◆ Task directions ◆
From the first line through the line containing "gcd(u^3 + 9*u^2", transcribe the records exactly and include no other lines.

* * * *

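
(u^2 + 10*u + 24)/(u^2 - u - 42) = (u + 4)/(u - 7)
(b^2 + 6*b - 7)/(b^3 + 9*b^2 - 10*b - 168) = (b - 1)/(b^2 + 2*b - 24)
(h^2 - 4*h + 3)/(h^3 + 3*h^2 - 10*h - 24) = (h - 1)/(h^2 + 6*h + 8)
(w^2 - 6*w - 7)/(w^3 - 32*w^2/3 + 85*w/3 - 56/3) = 3*(w + 1)/(3*w^2 - 11*w + 8)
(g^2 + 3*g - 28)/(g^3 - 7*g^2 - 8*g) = (-g^2 - 3*g + 28)/(g*(-g^2 + 7*g + 8))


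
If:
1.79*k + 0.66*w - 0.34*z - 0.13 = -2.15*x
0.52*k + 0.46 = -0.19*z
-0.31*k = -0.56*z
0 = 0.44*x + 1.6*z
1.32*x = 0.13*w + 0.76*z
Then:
No Solution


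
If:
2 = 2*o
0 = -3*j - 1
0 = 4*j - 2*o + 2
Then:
No Solution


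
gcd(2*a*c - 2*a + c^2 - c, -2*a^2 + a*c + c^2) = 2*a + c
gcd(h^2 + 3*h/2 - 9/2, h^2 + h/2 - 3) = h - 3/2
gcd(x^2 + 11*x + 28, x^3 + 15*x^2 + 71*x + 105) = x + 7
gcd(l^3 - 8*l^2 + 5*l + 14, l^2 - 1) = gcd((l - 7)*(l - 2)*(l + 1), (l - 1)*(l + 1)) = l + 1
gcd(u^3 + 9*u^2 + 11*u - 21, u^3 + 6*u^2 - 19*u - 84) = u^2 + 10*u + 21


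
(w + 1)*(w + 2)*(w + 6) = w^3 + 9*w^2 + 20*w + 12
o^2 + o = o*(o + 1)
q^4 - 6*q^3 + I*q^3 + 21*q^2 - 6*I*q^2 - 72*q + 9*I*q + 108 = (q - 3)^2*(q - 3*I)*(q + 4*I)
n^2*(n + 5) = n^3 + 5*n^2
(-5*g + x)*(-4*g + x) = 20*g^2 - 9*g*x + x^2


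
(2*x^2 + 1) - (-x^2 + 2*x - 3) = 3*x^2 - 2*x + 4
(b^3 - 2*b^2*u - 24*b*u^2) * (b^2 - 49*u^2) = b^5 - 2*b^4*u - 73*b^3*u^2 + 98*b^2*u^3 + 1176*b*u^4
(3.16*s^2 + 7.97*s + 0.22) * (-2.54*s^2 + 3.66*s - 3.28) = -8.0264*s^4 - 8.6782*s^3 + 18.2466*s^2 - 25.3364*s - 0.7216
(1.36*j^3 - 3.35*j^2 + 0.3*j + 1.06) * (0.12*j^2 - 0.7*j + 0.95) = 0.1632*j^5 - 1.354*j^4 + 3.673*j^3 - 3.2653*j^2 - 0.457*j + 1.007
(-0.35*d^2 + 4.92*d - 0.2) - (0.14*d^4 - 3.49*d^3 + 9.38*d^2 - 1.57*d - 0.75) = -0.14*d^4 + 3.49*d^3 - 9.73*d^2 + 6.49*d + 0.55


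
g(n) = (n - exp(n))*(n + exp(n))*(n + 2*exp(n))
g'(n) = (1 - exp(n))*(n + exp(n))*(n + 2*exp(n)) + (n - exp(n))*(n + exp(n))*(2*exp(n) + 1) + (n - exp(n))*(n + 2*exp(n))*(exp(n) + 1) = 2*n^2*exp(n) + 3*n^2 - 2*n*exp(2*n) + 4*n*exp(n) - 6*exp(3*n) - exp(2*n)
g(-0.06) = -1.61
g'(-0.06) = -6.00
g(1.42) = -146.38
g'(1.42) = -444.35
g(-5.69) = -184.00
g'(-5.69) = 97.27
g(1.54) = -210.72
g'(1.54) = -639.76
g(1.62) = -268.64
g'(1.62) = -815.27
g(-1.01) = -0.25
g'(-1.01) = 2.18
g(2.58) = -4853.42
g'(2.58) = -14531.83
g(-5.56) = -171.64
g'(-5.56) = 92.89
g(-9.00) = -728.98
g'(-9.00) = 243.02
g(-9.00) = -728.98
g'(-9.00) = 243.02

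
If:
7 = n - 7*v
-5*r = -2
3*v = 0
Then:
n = 7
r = 2/5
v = 0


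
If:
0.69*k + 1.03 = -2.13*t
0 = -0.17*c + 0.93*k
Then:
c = -16.8874680306905*t - 8.16624040920716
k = -3.08695652173913*t - 1.49275362318841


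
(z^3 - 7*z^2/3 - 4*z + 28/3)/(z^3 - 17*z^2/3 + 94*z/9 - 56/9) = 3*(z + 2)/(3*z - 4)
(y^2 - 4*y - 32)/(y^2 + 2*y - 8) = (y - 8)/(y - 2)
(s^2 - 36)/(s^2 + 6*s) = (s - 6)/s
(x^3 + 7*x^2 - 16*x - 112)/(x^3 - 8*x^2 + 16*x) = (x^2 + 11*x + 28)/(x*(x - 4))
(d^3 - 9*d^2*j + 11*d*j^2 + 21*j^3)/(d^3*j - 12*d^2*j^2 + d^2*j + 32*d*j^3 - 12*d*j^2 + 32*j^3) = (d^3 - 9*d^2*j + 11*d*j^2 + 21*j^3)/(j*(d^3 - 12*d^2*j + d^2 + 32*d*j^2 - 12*d*j + 32*j^2))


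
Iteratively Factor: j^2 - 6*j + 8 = (j - 2)*(j - 4)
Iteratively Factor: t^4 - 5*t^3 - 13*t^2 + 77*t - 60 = (t - 5)*(t^3 - 13*t + 12) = (t - 5)*(t + 4)*(t^2 - 4*t + 3) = (t - 5)*(t - 3)*(t + 4)*(t - 1)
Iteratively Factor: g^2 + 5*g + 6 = (g + 2)*(g + 3)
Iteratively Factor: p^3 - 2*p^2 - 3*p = (p)*(p^2 - 2*p - 3) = p*(p - 3)*(p + 1)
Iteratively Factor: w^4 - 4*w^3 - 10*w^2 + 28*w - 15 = (w + 3)*(w^3 - 7*w^2 + 11*w - 5) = (w - 1)*(w + 3)*(w^2 - 6*w + 5) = (w - 1)^2*(w + 3)*(w - 5)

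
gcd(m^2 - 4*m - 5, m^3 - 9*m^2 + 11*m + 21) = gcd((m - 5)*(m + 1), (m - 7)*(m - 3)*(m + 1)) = m + 1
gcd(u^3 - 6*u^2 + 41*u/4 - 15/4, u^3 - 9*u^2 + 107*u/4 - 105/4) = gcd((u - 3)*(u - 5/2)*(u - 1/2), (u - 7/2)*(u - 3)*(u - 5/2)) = u^2 - 11*u/2 + 15/2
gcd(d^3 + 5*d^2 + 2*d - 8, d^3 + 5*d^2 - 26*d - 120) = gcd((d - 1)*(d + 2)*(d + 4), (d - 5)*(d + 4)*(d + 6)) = d + 4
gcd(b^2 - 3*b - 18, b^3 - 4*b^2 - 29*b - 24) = b + 3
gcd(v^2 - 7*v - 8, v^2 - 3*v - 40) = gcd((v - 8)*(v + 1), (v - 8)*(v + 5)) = v - 8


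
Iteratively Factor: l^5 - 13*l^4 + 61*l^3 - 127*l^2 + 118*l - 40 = (l - 5)*(l^4 - 8*l^3 + 21*l^2 - 22*l + 8) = (l - 5)*(l - 1)*(l^3 - 7*l^2 + 14*l - 8) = (l - 5)*(l - 4)*(l - 1)*(l^2 - 3*l + 2) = (l - 5)*(l - 4)*(l - 1)^2*(l - 2)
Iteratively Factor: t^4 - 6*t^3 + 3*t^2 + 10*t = (t - 5)*(t^3 - t^2 - 2*t) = (t - 5)*(t + 1)*(t^2 - 2*t) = t*(t - 5)*(t + 1)*(t - 2)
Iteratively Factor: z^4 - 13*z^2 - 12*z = (z + 3)*(z^3 - 3*z^2 - 4*z) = (z - 4)*(z + 3)*(z^2 + z) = z*(z - 4)*(z + 3)*(z + 1)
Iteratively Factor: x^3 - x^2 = (x)*(x^2 - x) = x*(x - 1)*(x)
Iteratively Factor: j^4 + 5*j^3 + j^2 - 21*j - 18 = (j + 3)*(j^3 + 2*j^2 - 5*j - 6) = (j + 3)^2*(j^2 - j - 2) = (j + 1)*(j + 3)^2*(j - 2)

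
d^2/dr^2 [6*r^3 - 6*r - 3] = 36*r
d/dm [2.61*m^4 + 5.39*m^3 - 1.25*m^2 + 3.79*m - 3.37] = 10.44*m^3 + 16.17*m^2 - 2.5*m + 3.79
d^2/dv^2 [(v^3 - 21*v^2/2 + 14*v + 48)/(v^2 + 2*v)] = 6*(13*v^3 + 48*v^2 + 96*v + 64)/(v^3*(v^3 + 6*v^2 + 12*v + 8))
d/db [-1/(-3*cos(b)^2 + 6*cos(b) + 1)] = 6*(cos(b) - 1)*sin(b)/(-3*cos(b)^2 + 6*cos(b) + 1)^2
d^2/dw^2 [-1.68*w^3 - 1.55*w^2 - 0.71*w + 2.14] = -10.08*w - 3.1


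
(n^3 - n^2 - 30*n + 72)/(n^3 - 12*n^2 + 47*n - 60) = (n + 6)/(n - 5)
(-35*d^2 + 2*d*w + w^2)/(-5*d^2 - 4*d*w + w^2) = (7*d + w)/(d + w)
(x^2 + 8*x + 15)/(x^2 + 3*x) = (x + 5)/x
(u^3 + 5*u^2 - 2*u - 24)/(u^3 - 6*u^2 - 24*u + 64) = (u + 3)/(u - 8)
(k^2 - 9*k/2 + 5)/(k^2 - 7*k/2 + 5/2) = (k - 2)/(k - 1)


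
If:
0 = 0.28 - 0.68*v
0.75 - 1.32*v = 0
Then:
No Solution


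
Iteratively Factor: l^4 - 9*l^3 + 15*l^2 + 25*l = (l + 1)*(l^3 - 10*l^2 + 25*l) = (l - 5)*(l + 1)*(l^2 - 5*l) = (l - 5)^2*(l + 1)*(l)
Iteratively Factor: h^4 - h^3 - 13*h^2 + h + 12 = (h - 4)*(h^3 + 3*h^2 - h - 3) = (h - 4)*(h - 1)*(h^2 + 4*h + 3) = (h - 4)*(h - 1)*(h + 3)*(h + 1)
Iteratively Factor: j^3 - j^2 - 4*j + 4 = (j - 1)*(j^2 - 4) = (j - 1)*(j + 2)*(j - 2)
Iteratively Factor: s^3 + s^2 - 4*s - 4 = (s + 1)*(s^2 - 4) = (s + 1)*(s + 2)*(s - 2)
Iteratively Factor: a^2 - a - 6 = (a - 3)*(a + 2)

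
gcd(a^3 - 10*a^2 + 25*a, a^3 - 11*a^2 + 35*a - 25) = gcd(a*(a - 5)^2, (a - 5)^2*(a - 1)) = a^2 - 10*a + 25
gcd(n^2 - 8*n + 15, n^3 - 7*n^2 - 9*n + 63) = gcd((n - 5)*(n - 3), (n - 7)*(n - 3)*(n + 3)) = n - 3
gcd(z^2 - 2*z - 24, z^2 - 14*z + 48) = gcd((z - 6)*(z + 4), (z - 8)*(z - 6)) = z - 6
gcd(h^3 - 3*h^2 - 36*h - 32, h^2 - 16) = h + 4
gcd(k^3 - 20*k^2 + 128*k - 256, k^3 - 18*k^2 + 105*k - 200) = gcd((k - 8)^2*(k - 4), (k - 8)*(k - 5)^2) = k - 8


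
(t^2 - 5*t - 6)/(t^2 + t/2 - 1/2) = 2*(t - 6)/(2*t - 1)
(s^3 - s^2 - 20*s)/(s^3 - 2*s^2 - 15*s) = (s + 4)/(s + 3)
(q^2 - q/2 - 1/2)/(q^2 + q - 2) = (q + 1/2)/(q + 2)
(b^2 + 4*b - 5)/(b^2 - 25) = (b - 1)/(b - 5)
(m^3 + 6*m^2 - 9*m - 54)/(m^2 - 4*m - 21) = (m^2 + 3*m - 18)/(m - 7)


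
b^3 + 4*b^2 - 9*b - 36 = (b - 3)*(b + 3)*(b + 4)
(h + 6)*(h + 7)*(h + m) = h^3 + h^2*m + 13*h^2 + 13*h*m + 42*h + 42*m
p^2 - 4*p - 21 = (p - 7)*(p + 3)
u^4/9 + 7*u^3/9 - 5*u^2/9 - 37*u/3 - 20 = (u/3 + 1)^2*(u - 4)*(u + 5)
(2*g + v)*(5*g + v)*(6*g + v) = 60*g^3 + 52*g^2*v + 13*g*v^2 + v^3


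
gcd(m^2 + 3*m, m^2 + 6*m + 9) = m + 3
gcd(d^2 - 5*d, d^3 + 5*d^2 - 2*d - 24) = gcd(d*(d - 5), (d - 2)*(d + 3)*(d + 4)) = 1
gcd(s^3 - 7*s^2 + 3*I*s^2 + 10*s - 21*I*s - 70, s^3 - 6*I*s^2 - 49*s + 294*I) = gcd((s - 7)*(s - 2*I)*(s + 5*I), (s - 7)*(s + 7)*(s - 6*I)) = s - 7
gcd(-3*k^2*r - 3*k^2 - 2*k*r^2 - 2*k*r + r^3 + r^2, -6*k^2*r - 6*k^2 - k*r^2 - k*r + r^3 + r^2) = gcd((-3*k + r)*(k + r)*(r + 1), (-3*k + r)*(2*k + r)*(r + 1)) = -3*k*r - 3*k + r^2 + r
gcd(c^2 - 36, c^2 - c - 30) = c - 6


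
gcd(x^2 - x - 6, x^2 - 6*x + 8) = 1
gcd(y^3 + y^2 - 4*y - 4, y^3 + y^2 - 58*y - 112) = y + 2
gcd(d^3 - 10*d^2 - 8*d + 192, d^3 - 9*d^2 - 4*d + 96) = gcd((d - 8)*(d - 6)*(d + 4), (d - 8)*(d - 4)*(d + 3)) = d - 8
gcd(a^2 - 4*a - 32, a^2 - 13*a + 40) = a - 8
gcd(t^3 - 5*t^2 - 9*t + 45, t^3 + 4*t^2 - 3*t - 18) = t + 3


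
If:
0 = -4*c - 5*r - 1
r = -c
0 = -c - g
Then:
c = 1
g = -1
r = -1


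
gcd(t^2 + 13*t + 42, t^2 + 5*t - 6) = t + 6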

* * * *

◆ Result ◆
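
(u^2 + 10*u + 24)/(u^2 - u - 42) = (u + 4)/(u - 7)
(b^2 + 6*b - 7)/(b^3 + 9*b^2 - 10*b - 168) = (b - 1)/(b^2 + 2*b - 24)
(h^2 - 4*h + 3)/(h^3 + 3*h^2 - 10*h - 24) = (h - 1)/(h^2 + 6*h + 8)
(w^2 - 6*w - 7)/(w^3 - 32*w^2/3 + 85*w/3 - 56/3) = 3*(w + 1)/(3*w^2 - 11*w + 8)
(g^2 + 3*g - 28)/(g^3 - 7*g^2 - 8*g) = (-g^2 - 3*g + 28)/(g*(-g^2 + 7*g + 8))


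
If:
1.79*k + 0.66*w - 0.34*z - 0.13 = -2.15*x
0.52*k + 0.46 = -0.19*z
-0.31*k = -0.56*z
0 = 0.44*x + 1.6*z
1.32*x = 0.13*w + 0.76*z
Then:
No Solution


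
If:
2 = 2*o
0 = -3*j - 1
0 = 4*j - 2*o + 2
Then:
No Solution


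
gcd(2*a*c - 2*a + c^2 - c, -2*a^2 + a*c + c^2) = 2*a + c
gcd(h^2 + 3*h/2 - 9/2, h^2 + h/2 - 3) = h - 3/2
gcd(x^2 + 11*x + 28, x^3 + 15*x^2 + 71*x + 105) = x + 7
gcd(l^3 - 8*l^2 + 5*l + 14, l^2 - 1) = gcd((l - 7)*(l - 2)*(l + 1), (l - 1)*(l + 1)) = l + 1
gcd(u^3 + 9*u^2 + 11*u - 21, u^3 + 6*u^2 - 19*u - 84) = u^2 + 10*u + 21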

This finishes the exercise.